[Raw data]
*** Block opens ***

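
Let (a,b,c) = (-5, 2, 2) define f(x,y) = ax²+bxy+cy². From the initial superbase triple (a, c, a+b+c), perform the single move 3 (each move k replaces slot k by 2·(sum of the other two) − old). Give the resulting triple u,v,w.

start (-5,2,-1) = (f(1,0),f(0,1),f(1,1))
replace slot 3: 2·((-5)+2) − (-1) = -5 → (-5,2,-5)

-5,2,-5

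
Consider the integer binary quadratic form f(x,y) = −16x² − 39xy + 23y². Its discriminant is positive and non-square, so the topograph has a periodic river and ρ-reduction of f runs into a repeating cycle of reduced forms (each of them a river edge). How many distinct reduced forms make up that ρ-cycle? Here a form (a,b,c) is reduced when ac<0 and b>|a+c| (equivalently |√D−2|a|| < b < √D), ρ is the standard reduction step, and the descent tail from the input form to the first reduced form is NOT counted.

D = 2993, ⌊√D⌋ = 54
descent: ρ → (23,39,-16)  [lands on river]
river: ρ → (-16,25,37)
river: ρ → (37,49,-4)
river: ρ → (-4,47,49)
river: ρ → (49,51,-2)
river: ρ → (-2,53,23)
ρ-cycle length = 6 (tail of 1 descent step not counted)

6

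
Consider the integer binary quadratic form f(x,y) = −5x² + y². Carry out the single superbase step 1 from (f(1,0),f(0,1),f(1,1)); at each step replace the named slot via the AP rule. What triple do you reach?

start (-5,1,-4) = (f(1,0),f(0,1),f(1,1))
replace slot 1: 2·(1+(-4)) − (-5) = -1 → (-1,1,-4)

-1,1,-4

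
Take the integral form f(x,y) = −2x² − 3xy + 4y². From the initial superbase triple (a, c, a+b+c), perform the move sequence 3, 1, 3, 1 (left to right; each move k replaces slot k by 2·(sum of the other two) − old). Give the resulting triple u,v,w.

start (-2,4,-1) = (f(1,0),f(0,1),f(1,1))
replace slot 3: 2·((-2)+4) − (-1) = 5 → (-2,4,5)
replace slot 1: 2·(4+5) − (-2) = 20 → (20,4,5)
replace slot 3: 2·(20+4) − 5 = 43 → (20,4,43)
replace slot 1: 2·(4+43) − 20 = 74 → (74,4,43)

74,4,43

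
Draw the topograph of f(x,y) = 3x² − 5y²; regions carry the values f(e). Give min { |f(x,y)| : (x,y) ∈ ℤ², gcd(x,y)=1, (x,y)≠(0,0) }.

descent: ρ → (-5,0,3)
descent: ρ → (3,6,-2)  [lands on river]
river: ρ → (-2,6,3)
closes: descent 2, river 2
min |a| on river = 2

2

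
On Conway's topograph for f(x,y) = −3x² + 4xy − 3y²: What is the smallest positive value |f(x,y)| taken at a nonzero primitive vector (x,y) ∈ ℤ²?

translate: b→2 (≡-4 mod 6), so (3,-4,3)→(3,2,2)
flip: (3,2,2)→(2,-2,3)
translate: b→2 (≡-2 mod 4), so (2,-2,3)→(2,2,3)
reduced (well bottom): (2,2,3) with a≤c, −a<b≤a
well minimum |f| = |-2| = 2 (negative-definite)

2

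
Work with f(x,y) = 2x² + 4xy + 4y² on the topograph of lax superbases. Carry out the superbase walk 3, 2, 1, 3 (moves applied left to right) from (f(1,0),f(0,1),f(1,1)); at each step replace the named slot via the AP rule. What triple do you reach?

start (2,4,10) = (f(1,0),f(0,1),f(1,1))
replace slot 3: 2·(2+4) − 10 = 2 → (2,4,2)
replace slot 2: 2·(2+2) − 4 = 4 → (2,4,2)
replace slot 1: 2·(4+2) − 2 = 10 → (10,4,2)
replace slot 3: 2·(10+4) − 2 = 26 → (10,4,26)

10,4,26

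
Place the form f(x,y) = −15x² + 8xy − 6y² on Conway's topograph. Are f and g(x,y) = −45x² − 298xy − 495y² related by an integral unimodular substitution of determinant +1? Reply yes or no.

D₁ = -296, D₂ = -296
f is negative-definite; reduce −f:
−f: flip: (15,-8,6)→(6,8,15)
−f: translate: b→-4 (≡8 mod 12), so (6,8,15)→(6,-4,13)
−f: reduced (well bottom): (6,-4,13) with a≤c, −a<b≤a
flip sign back: reduced form of f is (-6,4,-13)
g is negative-definite; reduce −g:
−g: translate: b→28 (≡298 mod 90), so (45,298,495)→(45,28,6)
−g: flip: (45,28,6)→(6,-28,45)
−g: translate: b→-4 (≡-28 mod 12), so (6,-28,45)→(6,-4,13)
−g: reduced (well bottom): (6,-4,13) with a≤c, −a<b≤a
flip sign back: reduced form of g is (-6,4,-13)
reduced forms (-6, 4, -13) vs (-6, 4, -13) ⇒ equivalent

yes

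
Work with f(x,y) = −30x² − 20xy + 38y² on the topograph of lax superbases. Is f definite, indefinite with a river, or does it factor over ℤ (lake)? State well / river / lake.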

*** Block closes ***

[Exercise directions] Copy every record above exactly as it appears.

[Answer to this problem]
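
Let (a,b,c) = (-5, 2, 2) define f(x,y) = ax²+bxy+cy². From the initial superbase triple (a, c, a+b+c), perform the single move 3 (each move k replaces slot k by 2·(sum of the other two) − old). Give the resulting triple u,v,w.

start (-5,2,-1) = (f(1,0),f(0,1),f(1,1))
replace slot 3: 2·((-5)+2) − (-1) = -5 → (-5,2,-5)

-5,2,-5

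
Consider the integer binary quadratic form f(x,y) = −16x² − 39xy + 23y². Its discriminant is positive and non-square, so the topograph has a periodic river and ρ-reduction of f runs into a repeating cycle of reduced forms (each of them a river edge). How many distinct reduced forms make up that ρ-cycle? Here a form (a,b,c) is reduced when ac<0 and b>|a+c| (equivalently |√D−2|a|| < b < √D), ρ is the standard reduction step, and the descent tail from the input form to the first reduced form is NOT counted.

D = 2993, ⌊√D⌋ = 54
descent: ρ → (23,39,-16)  [lands on river]
river: ρ → (-16,25,37)
river: ρ → (37,49,-4)
river: ρ → (-4,47,49)
river: ρ → (49,51,-2)
river: ρ → (-2,53,23)
ρ-cycle length = 6 (tail of 1 descent step not counted)

6

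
Consider the integer binary quadratic form f(x,y) = −5x² + y². Carry out the single superbase step 1 from (f(1,0),f(0,1),f(1,1)); at each step replace the named slot via the AP rule. What triple do you reach?

start (-5,1,-4) = (f(1,0),f(0,1),f(1,1))
replace slot 1: 2·(1+(-4)) − (-5) = -1 → (-1,1,-4)

-1,1,-4

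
Take the integral form f(x,y) = −2x² − 3xy + 4y². From the initial superbase triple (a, c, a+b+c), perform the move sequence 3, 1, 3, 1 (left to right; each move k replaces slot k by 2·(sum of the other two) − old). Give the resulting triple u,v,w.

start (-2,4,-1) = (f(1,0),f(0,1),f(1,1))
replace slot 3: 2·((-2)+4) − (-1) = 5 → (-2,4,5)
replace slot 1: 2·(4+5) − (-2) = 20 → (20,4,5)
replace slot 3: 2·(20+4) − 5 = 43 → (20,4,43)
replace slot 1: 2·(4+43) − 20 = 74 → (74,4,43)

74,4,43

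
Draw the topograph of f(x,y) = 3x² − 5y²; regions carry the values f(e). Give min { |f(x,y)| : (x,y) ∈ ℤ², gcd(x,y)=1, (x,y)≠(0,0) }.

descent: ρ → (-5,0,3)
descent: ρ → (3,6,-2)  [lands on river]
river: ρ → (-2,6,3)
closes: descent 2, river 2
min |a| on river = 2

2

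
On Conway's topograph for f(x,y) = −3x² + 4xy − 3y²: What is the smallest positive value |f(x,y)| taken at a nonzero primitive vector (x,y) ∈ ℤ²?

translate: b→2 (≡-4 mod 6), so (3,-4,3)→(3,2,2)
flip: (3,2,2)→(2,-2,3)
translate: b→2 (≡-2 mod 4), so (2,-2,3)→(2,2,3)
reduced (well bottom): (2,2,3) with a≤c, −a<b≤a
well minimum |f| = |-2| = 2 (negative-definite)

2

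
Work with f(x,y) = 2x² + 4xy + 4y² on the topograph of lax superbases. Carry out the superbase walk 3, 2, 1, 3 (moves applied left to right) from (f(1,0),f(0,1),f(1,1)); at each step replace the named slot via the AP rule. What triple do you reach?

start (2,4,10) = (f(1,0),f(0,1),f(1,1))
replace slot 3: 2·(2+4) − 10 = 2 → (2,4,2)
replace slot 2: 2·(2+2) − 4 = 4 → (2,4,2)
replace slot 1: 2·(4+2) − 2 = 10 → (10,4,2)
replace slot 3: 2·(10+4) − 2 = 26 → (10,4,26)

10,4,26

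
Place the form f(x,y) = −15x² + 8xy − 6y² on Conway's topograph. Are f and g(x,y) = −45x² − 298xy − 495y² related by an integral unimodular substitution of determinant +1? Reply yes or no.

D₁ = -296, D₂ = -296
f is negative-definite; reduce −f:
−f: flip: (15,-8,6)→(6,8,15)
−f: translate: b→-4 (≡8 mod 12), so (6,8,15)→(6,-4,13)
−f: reduced (well bottom): (6,-4,13) with a≤c, −a<b≤a
flip sign back: reduced form of f is (-6,4,-13)
g is negative-definite; reduce −g:
−g: translate: b→28 (≡298 mod 90), so (45,298,495)→(45,28,6)
−g: flip: (45,28,6)→(6,-28,45)
−g: translate: b→-4 (≡-28 mod 12), so (6,-28,45)→(6,-4,13)
−g: reduced (well bottom): (6,-4,13) with a≤c, −a<b≤a
flip sign back: reduced form of g is (-6,4,-13)
reduced forms (-6, 4, -13) vs (-6, 4, -13) ⇒ equivalent

yes

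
Work with f(x,y) = −30x² − 20xy + 38y² on the topograph of lax superbases. Is f definite, indefinite with a river, or does it factor over ℤ (lake)? State well / river / lake.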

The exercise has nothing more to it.